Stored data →
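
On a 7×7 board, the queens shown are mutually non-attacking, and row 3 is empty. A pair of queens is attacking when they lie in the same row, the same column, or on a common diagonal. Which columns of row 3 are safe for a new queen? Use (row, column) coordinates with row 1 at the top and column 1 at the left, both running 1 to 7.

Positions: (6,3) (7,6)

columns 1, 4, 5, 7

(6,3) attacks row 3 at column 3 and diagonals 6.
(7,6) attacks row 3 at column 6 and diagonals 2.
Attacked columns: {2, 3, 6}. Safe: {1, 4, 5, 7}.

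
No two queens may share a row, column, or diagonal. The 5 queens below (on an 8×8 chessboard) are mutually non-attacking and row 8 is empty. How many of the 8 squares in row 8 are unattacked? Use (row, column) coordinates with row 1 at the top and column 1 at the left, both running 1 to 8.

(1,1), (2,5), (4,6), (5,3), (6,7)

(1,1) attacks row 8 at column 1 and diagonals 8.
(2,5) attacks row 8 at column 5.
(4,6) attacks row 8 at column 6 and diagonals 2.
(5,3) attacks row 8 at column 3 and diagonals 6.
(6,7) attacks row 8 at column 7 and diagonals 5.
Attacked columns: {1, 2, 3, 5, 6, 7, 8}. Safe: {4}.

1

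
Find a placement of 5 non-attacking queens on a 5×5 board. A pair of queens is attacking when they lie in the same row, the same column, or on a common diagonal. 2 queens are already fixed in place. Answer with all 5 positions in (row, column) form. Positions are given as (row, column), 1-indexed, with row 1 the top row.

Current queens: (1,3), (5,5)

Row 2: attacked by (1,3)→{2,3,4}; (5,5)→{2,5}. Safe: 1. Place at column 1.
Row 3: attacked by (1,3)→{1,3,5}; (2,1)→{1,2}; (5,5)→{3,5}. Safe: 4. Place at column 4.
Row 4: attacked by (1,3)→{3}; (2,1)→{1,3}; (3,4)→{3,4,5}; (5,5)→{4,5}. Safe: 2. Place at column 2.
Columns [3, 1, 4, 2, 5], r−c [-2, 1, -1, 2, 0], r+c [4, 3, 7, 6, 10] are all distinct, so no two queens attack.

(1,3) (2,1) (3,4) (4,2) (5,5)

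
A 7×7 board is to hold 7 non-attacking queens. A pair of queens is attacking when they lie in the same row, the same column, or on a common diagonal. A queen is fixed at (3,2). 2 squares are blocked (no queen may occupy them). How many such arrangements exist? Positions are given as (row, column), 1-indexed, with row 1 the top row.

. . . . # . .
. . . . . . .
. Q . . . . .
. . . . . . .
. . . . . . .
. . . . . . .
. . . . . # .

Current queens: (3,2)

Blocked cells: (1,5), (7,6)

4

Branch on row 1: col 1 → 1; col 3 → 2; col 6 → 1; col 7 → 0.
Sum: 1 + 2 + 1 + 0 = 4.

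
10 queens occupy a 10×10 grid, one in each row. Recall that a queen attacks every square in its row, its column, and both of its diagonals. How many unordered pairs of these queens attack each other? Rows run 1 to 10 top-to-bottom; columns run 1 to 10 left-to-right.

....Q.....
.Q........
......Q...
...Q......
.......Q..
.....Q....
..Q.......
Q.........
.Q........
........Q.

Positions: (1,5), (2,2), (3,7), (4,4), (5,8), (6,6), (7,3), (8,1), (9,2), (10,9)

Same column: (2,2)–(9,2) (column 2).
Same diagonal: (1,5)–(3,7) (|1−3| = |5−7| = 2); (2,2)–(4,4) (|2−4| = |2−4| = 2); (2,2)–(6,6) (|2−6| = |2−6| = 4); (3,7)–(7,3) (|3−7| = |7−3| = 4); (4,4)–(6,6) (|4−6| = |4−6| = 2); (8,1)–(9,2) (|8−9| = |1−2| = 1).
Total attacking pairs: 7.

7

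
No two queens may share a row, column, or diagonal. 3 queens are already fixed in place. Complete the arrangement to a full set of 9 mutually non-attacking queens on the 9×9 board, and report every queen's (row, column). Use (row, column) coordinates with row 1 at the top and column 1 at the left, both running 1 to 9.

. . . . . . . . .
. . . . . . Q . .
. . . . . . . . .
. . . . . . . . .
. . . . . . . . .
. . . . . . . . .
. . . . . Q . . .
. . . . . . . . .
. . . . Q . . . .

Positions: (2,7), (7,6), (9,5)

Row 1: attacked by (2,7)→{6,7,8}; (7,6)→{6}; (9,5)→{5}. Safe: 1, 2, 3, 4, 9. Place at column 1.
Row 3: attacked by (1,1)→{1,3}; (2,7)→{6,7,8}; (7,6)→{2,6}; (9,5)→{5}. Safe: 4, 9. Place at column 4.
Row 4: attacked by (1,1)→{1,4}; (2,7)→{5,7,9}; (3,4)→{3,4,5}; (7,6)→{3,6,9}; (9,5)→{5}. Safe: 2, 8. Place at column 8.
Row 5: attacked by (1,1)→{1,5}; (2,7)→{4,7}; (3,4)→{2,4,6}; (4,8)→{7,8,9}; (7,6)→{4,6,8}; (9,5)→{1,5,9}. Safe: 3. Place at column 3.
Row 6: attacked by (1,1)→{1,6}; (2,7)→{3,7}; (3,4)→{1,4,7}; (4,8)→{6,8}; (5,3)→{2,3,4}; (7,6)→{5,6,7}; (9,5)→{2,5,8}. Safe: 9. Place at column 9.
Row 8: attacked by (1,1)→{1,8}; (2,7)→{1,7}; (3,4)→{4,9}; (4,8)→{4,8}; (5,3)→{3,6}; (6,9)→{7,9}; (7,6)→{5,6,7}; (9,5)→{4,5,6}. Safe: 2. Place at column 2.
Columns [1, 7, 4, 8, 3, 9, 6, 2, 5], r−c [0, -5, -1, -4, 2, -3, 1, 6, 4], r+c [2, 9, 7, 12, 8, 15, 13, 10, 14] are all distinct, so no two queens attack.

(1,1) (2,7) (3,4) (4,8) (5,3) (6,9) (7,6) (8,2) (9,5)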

WHAT YOU NEED TO DO →
Every line in the data above that contains the word "mutually" should be copied.

WRITTEN ANSWER →
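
On a 7×7 board, the queens shown are mutually non-attacking, and row 3 is empty. A pair of queens is attacking when they lie in the same row, the same column, or on a common diagonal. Which columns of row 3 are safe for a new queen? Use (row, column) coordinates with row 1 at the top and column 1 at the left, both running 1 to 7.
No two queens may share a row, column, or diagonal. The 5 queens below (on an 8×8 chessboard) are mutually non-attacking and row 8 is empty. How many of the 8 squares in row 8 are unattacked? Use (row, column) coordinates with row 1 at the top and column 1 at the left, both running 1 to 8.
No two queens may share a row, column, or diagonal. 3 queens are already fixed in place. Complete the arrangement to a full set of 9 mutually non-attacking queens on the 9×9 board, and report every queen's (row, column). Use (row, column) coordinates with row 1 at the top and column 1 at the left, both running 1 to 9.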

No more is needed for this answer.